(Collected data)
◆ ◆ ◆ ◆

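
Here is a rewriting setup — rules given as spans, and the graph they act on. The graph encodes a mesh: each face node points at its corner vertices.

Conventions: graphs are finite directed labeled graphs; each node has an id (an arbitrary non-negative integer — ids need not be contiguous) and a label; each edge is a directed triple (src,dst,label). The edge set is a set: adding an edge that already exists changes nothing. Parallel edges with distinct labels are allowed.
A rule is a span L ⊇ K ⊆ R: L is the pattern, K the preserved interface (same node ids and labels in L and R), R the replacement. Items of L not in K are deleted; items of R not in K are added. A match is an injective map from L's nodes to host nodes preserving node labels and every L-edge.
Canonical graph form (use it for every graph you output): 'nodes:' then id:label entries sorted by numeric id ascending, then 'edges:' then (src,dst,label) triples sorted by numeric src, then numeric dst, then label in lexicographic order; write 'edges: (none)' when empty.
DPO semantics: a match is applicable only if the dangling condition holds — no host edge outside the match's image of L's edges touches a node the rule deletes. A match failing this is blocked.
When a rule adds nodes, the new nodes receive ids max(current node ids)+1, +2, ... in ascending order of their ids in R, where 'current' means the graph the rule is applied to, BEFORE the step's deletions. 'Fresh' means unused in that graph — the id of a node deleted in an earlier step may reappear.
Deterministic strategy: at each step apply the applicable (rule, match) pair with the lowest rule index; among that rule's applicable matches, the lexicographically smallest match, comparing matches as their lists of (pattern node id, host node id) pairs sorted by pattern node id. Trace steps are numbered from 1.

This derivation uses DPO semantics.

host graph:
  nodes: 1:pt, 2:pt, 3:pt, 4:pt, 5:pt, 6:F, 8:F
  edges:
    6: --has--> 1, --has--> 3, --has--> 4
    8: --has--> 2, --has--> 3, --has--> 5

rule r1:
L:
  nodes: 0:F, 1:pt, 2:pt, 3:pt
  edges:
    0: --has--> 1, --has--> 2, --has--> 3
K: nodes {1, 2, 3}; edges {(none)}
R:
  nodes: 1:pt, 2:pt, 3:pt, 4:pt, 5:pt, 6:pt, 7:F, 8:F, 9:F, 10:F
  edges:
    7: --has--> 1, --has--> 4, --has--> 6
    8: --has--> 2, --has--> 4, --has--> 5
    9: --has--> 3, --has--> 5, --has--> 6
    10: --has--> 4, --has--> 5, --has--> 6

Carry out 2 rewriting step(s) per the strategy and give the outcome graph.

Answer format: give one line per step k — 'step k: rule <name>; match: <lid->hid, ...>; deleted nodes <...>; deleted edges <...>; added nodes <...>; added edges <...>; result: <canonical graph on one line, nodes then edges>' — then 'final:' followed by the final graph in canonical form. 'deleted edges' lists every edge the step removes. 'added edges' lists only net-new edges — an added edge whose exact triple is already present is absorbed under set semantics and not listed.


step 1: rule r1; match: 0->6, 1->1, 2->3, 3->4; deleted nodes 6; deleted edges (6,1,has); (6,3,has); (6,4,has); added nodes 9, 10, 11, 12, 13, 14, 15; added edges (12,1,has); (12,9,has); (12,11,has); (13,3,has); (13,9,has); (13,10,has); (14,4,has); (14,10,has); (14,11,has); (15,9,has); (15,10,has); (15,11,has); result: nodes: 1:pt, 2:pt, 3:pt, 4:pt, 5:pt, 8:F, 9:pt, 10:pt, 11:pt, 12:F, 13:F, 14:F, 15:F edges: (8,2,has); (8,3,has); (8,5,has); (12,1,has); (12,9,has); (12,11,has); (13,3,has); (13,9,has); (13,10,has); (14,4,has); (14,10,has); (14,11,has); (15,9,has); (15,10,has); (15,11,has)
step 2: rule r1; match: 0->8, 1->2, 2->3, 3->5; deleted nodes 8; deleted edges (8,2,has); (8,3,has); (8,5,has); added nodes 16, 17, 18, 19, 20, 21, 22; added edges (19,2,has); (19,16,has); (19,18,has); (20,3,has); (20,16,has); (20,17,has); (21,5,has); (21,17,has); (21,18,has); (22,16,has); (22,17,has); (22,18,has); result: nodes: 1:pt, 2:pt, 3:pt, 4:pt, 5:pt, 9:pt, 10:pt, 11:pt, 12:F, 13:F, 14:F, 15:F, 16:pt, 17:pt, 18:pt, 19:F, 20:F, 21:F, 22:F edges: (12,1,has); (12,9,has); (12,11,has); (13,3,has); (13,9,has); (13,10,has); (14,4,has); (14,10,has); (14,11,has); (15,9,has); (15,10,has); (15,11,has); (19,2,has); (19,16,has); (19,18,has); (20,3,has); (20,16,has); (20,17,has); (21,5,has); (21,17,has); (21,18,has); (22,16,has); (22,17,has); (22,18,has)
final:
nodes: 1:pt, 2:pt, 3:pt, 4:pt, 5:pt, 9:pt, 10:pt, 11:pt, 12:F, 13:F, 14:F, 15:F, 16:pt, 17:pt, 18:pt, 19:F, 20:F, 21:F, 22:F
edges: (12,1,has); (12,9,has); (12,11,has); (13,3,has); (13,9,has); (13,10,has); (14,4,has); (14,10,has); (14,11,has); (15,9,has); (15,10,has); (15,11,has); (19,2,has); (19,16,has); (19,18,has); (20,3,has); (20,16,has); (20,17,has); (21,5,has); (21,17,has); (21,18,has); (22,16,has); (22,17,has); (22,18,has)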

◆ ◆ ◆ ◆

**PROBLEM TO SOLVE**.
Write each line of the data down again exactly as it reads.

**ANSWER**.
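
Here is a rewriting setup — rules given as spans, and the graph they act on. The graph encodes a mesh: each face node points at its corner vertices.

Conventions: graphs are finite directed labeled graphs; each node has an id (an arbitrary non-negative integer — ids need not be contiguous) and a label; each edge is a directed triple (src,dst,label). The edge set is a set: adding an edge that already exists changes nothing. Parallel edges with distinct labels are allowed.
A rule is a span L ⊇ K ⊆ R: L is the pattern, K the preserved interface (same node ids and labels in L and R), R the replacement. Items of L not in K are deleted; items of R not in K are added. A match is an injective map from L's nodes to host nodes preserving node labels and every L-edge.
Canonical graph form (use it for every graph you output): 'nodes:' then id:label entries sorted by numeric id ascending, then 'edges:' then (src,dst,label) triples sorted by numeric src, then numeric dst, then label in lexicographic order; write 'edges: (none)' when empty.
DPO semantics: a match is applicable only if the dangling condition holds — no host edge outside the match's image of L's edges touches a node the rule deletes. A match failing this is blocked.
When a rule adds nodes, the new nodes receive ids max(current node ids)+1, +2, ... in ascending order of their ids in R, where 'current' means the graph the rule is applied to, BEFORE the step's deletions. 'Fresh' means unused in that graph — the id of a node deleted in an earlier step may reappear.
Deterministic strategy: at each step apply the applicable (rule, match) pair with the lowest rule index; among that rule's applicable matches, the lexicographically smallest match, comparing matches as their lists of (pattern node id, host node id) pairs sorted by pattern node id. Trace steps are numbered from 1.

This derivation uses DPO semantics.

host graph:
  nodes: 1:pt, 2:pt, 3:pt, 4:pt, 5:pt, 6:F, 8:F
  edges:
    6: --has--> 1, --has--> 3, --has--> 4
    8: --has--> 2, --has--> 3, --has--> 5

rule r1:
L:
  nodes: 0:F, 1:pt, 2:pt, 3:pt
  edges:
    0: --has--> 1, --has--> 2, --has--> 3
K: nodes {1, 2, 3}; edges {(none)}
R:
  nodes: 1:pt, 2:pt, 3:pt, 4:pt, 5:pt, 6:pt, 7:F, 8:F, 9:F, 10:F
  edges:
    7: --has--> 1, --has--> 4, --has--> 6
    8: --has--> 2, --has--> 4, --has--> 5
    9: --has--> 3, --has--> 5, --has--> 6
    10: --has--> 4, --has--> 5, --has--> 6

Carry out 2 rewriting step(s) per the strategy and give the outcome graph.

Answer format: give one line per step k — 'step k: rule <name>; match: <lid->hid, ...>; deleted nodes <...>; deleted edges <...>; added nodes <...>; added edges <...>; result: <canonical graph on one line, nodes then edges>' — then 'final:' followed by the final graph in canonical form. 'deleted edges' lists every edge the step removes. 'added edges' lists only net-new edges — an added edge whose exact triple is already present is absorbed under set semantics and not listed.


step 1: rule r1; match: 0->6, 1->1, 2->3, 3->4; deleted nodes 6; deleted edges (6,1,has); (6,3,has); (6,4,has); added nodes 9, 10, 11, 12, 13, 14, 15; added edges (12,1,has); (12,9,has); (12,11,has); (13,3,has); (13,9,has); (13,10,has); (14,4,has); (14,10,has); (14,11,has); (15,9,has); (15,10,has); (15,11,has); result: nodes: 1:pt, 2:pt, 3:pt, 4:pt, 5:pt, 8:F, 9:pt, 10:pt, 11:pt, 12:F, 13:F, 14:F, 15:F edges: (8,2,has); (8,3,has); (8,5,has); (12,1,has); (12,9,has); (12,11,has); (13,3,has); (13,9,has); (13,10,has); (14,4,has); (14,10,has); (14,11,has); (15,9,has); (15,10,has); (15,11,has)
step 2: rule r1; match: 0->8, 1->2, 2->3, 3->5; deleted nodes 8; deleted edges (8,2,has); (8,3,has); (8,5,has); added nodes 16, 17, 18, 19, 20, 21, 22; added edges (19,2,has); (19,16,has); (19,18,has); (20,3,has); (20,16,has); (20,17,has); (21,5,has); (21,17,has); (21,18,has); (22,16,has); (22,17,has); (22,18,has); result: nodes: 1:pt, 2:pt, 3:pt, 4:pt, 5:pt, 9:pt, 10:pt, 11:pt, 12:F, 13:F, 14:F, 15:F, 16:pt, 17:pt, 18:pt, 19:F, 20:F, 21:F, 22:F edges: (12,1,has); (12,9,has); (12,11,has); (13,3,has); (13,9,has); (13,10,has); (14,4,has); (14,10,has); (14,11,has); (15,9,has); (15,10,has); (15,11,has); (19,2,has); (19,16,has); (19,18,has); (20,3,has); (20,16,has); (20,17,has); (21,5,has); (21,17,has); (21,18,has); (22,16,has); (22,17,has); (22,18,has)
final:
nodes: 1:pt, 2:pt, 3:pt, 4:pt, 5:pt, 9:pt, 10:pt, 11:pt, 12:F, 13:F, 14:F, 15:F, 16:pt, 17:pt, 18:pt, 19:F, 20:F, 21:F, 22:F
edges: (12,1,has); (12,9,has); (12,11,has); (13,3,has); (13,9,has); (13,10,has); (14,4,has); (14,10,has); (14,11,has); (15,9,has); (15,10,has); (15,11,has); (19,2,has); (19,16,has); (19,18,has); (20,3,has); (20,16,has); (20,17,has); (21,5,has); (21,17,has); (21,18,has); (22,16,has); (22,17,has); (22,18,has)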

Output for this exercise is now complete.